#### Problem details:
Would you copy every line of the listing below that includes the word "Consider"?

*** Block opens ***

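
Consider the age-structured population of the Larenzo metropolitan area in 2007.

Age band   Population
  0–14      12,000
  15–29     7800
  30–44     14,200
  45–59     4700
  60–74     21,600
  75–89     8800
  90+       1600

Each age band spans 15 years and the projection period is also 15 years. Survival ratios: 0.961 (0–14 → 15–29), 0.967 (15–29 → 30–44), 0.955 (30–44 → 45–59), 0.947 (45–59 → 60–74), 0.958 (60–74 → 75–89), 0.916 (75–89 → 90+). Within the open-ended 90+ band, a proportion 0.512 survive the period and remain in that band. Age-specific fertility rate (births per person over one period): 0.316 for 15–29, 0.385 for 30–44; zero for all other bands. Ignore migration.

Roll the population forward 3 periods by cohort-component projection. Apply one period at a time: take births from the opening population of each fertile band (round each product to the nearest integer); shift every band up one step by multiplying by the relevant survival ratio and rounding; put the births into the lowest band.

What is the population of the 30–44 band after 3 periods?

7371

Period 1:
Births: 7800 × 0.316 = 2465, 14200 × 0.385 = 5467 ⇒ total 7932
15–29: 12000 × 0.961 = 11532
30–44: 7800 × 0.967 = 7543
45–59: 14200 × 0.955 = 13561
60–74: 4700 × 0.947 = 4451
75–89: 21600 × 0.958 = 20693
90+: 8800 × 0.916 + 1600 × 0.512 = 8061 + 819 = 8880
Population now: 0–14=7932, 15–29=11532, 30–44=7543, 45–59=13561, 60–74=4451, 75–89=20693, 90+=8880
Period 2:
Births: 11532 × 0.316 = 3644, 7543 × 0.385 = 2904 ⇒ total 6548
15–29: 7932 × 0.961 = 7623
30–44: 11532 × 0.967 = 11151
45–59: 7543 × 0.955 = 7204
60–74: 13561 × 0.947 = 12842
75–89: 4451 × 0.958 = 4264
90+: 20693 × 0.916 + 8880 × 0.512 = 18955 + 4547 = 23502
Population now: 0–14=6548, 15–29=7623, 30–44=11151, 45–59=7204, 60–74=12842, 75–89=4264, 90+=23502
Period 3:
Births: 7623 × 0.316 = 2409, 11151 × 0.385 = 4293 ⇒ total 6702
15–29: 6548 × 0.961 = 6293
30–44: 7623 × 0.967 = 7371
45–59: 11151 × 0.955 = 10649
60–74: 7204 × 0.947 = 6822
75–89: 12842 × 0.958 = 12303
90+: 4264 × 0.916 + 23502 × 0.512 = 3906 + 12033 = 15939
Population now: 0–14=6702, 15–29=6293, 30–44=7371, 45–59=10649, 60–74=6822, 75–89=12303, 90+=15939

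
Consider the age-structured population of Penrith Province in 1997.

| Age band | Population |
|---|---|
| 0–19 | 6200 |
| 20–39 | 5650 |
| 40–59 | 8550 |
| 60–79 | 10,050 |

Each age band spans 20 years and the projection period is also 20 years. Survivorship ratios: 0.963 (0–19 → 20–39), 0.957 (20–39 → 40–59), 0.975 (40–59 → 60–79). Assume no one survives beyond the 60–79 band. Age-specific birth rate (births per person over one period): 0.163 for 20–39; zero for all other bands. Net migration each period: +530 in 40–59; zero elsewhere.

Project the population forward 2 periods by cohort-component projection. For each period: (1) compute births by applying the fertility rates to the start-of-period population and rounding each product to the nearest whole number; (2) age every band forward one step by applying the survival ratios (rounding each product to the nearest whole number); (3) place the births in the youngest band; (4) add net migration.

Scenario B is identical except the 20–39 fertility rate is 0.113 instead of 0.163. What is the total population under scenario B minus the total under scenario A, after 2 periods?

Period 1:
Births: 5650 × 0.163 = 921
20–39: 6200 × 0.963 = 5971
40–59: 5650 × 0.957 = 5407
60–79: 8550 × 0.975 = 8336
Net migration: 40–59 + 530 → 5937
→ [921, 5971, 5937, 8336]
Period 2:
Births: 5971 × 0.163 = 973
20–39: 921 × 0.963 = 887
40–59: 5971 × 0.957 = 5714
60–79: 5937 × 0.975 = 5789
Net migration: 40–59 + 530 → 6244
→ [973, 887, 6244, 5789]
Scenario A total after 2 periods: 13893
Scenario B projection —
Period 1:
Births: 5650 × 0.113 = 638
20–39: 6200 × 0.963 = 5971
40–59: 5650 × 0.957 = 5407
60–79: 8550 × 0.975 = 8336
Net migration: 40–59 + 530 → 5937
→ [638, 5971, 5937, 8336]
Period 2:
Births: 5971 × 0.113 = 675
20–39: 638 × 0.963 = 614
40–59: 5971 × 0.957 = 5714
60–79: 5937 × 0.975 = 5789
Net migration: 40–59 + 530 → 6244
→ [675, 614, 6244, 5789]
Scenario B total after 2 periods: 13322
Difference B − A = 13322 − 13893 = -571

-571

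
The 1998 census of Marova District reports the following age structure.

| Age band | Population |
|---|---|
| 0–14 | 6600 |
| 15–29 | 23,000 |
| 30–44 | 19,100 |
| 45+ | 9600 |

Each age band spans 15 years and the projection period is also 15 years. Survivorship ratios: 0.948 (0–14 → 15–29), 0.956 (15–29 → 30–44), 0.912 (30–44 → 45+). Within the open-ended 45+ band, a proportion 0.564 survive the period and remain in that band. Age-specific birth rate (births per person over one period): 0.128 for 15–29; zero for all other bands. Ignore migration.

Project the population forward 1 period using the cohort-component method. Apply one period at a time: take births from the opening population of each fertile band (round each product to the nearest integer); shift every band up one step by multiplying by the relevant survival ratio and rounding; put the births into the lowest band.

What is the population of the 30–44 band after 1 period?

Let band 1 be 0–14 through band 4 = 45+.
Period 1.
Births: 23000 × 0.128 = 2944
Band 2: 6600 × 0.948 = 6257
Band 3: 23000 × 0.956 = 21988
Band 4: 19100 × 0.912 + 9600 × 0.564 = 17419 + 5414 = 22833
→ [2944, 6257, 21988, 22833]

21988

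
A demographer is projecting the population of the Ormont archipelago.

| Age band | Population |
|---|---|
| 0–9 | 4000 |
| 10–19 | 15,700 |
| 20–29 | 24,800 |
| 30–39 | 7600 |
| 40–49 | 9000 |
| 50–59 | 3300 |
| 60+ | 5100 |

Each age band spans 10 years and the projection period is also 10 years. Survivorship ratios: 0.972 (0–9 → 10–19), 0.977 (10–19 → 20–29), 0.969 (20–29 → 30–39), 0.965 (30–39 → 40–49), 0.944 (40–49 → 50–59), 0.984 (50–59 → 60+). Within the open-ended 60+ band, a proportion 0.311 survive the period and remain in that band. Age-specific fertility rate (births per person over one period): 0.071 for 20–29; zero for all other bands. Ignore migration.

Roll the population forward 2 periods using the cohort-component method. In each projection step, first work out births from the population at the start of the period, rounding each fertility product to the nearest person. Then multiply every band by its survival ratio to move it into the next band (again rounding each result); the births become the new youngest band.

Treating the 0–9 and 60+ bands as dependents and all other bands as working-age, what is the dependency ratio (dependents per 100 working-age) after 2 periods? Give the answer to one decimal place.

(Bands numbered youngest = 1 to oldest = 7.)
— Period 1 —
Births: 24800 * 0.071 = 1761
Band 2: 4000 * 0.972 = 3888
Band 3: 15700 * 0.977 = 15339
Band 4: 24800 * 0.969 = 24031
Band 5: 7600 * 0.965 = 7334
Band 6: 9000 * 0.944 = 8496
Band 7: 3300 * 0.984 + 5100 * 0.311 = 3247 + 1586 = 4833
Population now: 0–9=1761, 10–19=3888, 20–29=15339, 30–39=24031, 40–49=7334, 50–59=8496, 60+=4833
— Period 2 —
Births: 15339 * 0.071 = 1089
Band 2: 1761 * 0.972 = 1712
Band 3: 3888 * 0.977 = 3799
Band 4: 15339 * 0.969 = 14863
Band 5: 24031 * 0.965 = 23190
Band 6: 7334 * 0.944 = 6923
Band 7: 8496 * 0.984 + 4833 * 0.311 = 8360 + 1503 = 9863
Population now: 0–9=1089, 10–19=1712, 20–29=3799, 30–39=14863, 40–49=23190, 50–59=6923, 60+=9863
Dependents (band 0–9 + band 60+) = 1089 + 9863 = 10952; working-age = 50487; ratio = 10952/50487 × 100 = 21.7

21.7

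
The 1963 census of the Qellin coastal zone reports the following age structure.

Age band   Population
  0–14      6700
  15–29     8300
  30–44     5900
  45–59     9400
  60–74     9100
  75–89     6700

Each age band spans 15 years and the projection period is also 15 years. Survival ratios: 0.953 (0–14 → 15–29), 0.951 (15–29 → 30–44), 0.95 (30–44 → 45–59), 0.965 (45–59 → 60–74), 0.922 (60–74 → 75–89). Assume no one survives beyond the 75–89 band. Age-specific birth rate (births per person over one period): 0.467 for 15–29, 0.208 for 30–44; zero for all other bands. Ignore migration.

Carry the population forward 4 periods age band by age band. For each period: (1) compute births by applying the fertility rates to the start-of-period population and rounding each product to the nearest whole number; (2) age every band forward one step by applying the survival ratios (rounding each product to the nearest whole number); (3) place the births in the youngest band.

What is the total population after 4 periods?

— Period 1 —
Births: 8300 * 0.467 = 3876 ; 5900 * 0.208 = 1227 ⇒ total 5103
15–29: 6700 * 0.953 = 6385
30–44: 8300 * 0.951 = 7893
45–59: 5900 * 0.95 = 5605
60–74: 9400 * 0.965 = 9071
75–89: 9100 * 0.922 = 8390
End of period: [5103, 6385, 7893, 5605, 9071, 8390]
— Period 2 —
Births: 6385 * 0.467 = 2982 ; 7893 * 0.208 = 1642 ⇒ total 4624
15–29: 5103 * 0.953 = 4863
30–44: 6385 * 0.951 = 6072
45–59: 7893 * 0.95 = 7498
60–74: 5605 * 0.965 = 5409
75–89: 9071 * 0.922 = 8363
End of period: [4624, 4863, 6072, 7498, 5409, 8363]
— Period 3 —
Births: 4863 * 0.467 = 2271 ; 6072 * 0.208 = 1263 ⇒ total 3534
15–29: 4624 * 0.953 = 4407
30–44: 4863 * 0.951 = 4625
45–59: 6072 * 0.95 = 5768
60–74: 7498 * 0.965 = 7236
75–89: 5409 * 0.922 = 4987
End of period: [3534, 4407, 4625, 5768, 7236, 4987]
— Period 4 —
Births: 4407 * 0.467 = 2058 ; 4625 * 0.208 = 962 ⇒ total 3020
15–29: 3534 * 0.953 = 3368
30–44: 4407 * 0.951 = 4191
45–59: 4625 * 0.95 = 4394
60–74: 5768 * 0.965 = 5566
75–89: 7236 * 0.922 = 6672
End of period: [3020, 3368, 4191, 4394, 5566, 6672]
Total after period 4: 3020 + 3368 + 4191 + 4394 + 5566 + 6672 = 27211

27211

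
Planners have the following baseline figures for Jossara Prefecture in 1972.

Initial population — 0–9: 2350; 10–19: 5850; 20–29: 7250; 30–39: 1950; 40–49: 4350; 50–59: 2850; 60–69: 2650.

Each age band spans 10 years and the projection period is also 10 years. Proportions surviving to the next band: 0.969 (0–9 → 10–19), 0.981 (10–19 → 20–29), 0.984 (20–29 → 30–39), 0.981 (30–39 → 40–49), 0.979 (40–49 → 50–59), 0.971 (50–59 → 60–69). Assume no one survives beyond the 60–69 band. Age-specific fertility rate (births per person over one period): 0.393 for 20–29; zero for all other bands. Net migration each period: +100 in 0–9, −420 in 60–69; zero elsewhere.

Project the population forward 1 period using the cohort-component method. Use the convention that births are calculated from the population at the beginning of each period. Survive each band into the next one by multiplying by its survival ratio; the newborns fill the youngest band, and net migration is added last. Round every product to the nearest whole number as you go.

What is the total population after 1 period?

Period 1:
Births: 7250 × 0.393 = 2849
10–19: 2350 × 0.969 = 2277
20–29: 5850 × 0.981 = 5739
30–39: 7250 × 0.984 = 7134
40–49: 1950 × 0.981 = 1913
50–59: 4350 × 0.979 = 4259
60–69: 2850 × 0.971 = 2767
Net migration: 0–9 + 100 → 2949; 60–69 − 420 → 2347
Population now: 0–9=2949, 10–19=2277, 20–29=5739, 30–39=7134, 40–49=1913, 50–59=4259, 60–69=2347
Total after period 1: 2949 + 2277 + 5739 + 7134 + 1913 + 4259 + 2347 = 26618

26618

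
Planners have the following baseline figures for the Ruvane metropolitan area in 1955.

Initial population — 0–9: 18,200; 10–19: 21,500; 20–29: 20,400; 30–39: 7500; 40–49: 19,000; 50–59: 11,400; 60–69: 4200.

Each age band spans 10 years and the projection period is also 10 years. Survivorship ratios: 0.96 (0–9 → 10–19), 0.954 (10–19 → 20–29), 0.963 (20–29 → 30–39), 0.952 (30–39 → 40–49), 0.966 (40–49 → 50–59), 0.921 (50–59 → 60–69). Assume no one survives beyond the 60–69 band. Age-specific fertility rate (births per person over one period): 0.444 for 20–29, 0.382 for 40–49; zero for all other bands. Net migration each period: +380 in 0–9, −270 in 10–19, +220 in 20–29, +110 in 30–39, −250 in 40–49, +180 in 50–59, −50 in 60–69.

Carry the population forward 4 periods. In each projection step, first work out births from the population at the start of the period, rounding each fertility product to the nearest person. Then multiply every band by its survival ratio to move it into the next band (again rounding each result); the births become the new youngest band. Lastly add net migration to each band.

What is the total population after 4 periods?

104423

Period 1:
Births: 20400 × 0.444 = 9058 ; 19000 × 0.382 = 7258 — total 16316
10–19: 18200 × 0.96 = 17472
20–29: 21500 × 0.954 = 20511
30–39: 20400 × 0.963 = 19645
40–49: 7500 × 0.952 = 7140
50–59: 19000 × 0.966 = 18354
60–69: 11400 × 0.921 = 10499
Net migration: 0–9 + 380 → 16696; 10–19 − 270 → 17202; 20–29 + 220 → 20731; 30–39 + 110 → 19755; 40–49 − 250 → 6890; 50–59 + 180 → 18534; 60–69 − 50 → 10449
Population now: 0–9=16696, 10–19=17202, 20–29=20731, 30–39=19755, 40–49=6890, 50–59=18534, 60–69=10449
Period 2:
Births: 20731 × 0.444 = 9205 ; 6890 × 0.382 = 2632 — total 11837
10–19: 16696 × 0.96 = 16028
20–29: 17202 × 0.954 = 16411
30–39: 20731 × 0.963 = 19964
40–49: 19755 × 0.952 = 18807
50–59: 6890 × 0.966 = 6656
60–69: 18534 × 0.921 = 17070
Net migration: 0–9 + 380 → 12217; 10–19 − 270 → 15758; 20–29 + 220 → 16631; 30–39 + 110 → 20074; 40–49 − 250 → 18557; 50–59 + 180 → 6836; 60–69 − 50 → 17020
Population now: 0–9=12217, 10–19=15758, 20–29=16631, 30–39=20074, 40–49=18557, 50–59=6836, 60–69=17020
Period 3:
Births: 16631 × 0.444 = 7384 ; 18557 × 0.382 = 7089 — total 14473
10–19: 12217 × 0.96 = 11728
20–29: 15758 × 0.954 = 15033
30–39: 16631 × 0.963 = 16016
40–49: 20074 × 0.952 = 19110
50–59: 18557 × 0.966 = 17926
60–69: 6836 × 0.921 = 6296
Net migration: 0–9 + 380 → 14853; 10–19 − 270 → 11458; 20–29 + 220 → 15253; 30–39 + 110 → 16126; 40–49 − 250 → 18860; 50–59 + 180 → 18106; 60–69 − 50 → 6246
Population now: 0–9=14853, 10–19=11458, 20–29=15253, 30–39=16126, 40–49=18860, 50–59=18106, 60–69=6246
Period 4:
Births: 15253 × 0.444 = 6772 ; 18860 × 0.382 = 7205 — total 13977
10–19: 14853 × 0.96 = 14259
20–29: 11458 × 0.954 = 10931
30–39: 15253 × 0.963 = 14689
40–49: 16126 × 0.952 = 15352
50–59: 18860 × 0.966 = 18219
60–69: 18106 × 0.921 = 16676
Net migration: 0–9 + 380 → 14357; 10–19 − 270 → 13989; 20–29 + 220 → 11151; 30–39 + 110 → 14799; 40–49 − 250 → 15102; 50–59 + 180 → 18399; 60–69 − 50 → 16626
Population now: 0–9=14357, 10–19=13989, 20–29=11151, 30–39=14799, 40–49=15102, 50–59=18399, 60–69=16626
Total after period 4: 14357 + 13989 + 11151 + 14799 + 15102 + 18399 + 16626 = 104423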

*** Block closes ***

#### Response box:
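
Consider the age-structured population of the Larenzo metropolitan area in 2007.
Consider the age-structured population of Penrith Province in 1997.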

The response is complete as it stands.